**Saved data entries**
========================
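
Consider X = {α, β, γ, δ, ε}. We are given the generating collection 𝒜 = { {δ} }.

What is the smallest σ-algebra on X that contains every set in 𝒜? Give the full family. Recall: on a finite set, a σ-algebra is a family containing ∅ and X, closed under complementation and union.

Begin from { {}, {δ}, X } (that is, 𝒜 plus ∅ and X).
Pass 1. New:
  {α,β,γ,ε}  = {δ}ᶜ
  |family| = 4
Pass 2 adds nothing — fixpoint reached.

σ(𝒜) = { {}, {δ}, {α,β,γ,ε}, X }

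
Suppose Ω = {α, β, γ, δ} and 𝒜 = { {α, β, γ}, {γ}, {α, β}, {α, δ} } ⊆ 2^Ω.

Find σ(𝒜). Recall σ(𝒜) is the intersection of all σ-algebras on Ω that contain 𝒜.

Start: 𝒜 ∪ {∅, Ω} = { {}, {γ}, {α, β}, {α, δ}, {α, β, γ}, Ω }.
Iteration 1: 5 new —
  {δ}  = complement {α, β, γ}
  {β, γ}  = complement {α, δ}
  {γ, δ}  = complement {α, β}
  {α, β, δ}  = complement {γ}
  {α, γ, δ}  = {γ} ∪ {α, δ}
  [11 total]
Iteration 2 (2 new):
  {β}  = complement {α, γ, δ}
  {β, γ, δ}  = {γ, δ} ∪ {β, γ}
  [13 total]
Iteration 3. New:
  {α}  = complement {β, γ, δ}
  {β, δ}  = {δ} ∪ {β}
  [15 total]
Iteration 4 adds 1:
  {α, γ}  = complement {β, δ}
  [16 total]
After Iteration 5 the family is unchanged; done.

Hence σ(𝒜) has 16 members: { {}, {α}, {β}, {γ}, {δ}, {α, β}, {α, γ}, {α, δ}, {β, γ}, {β, δ}, {γ, δ}, {α, β, γ}, {α, β, δ}, {α, γ, δ}, {β, γ, δ}, Ω }.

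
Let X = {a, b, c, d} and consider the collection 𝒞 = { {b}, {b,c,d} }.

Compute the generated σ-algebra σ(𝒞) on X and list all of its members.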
========================
**ACTIVITY**
When the word "collection" shows up in a line of the entries, pull that line out.

**RESPONSE BOX**
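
Consider X = {α, β, γ, δ, ε}. We are given the generating collection 𝒜 = { {δ} }.
Let X = {a, b, c, d} and consider the collection 𝒞 = { {b}, {b,c,d} }.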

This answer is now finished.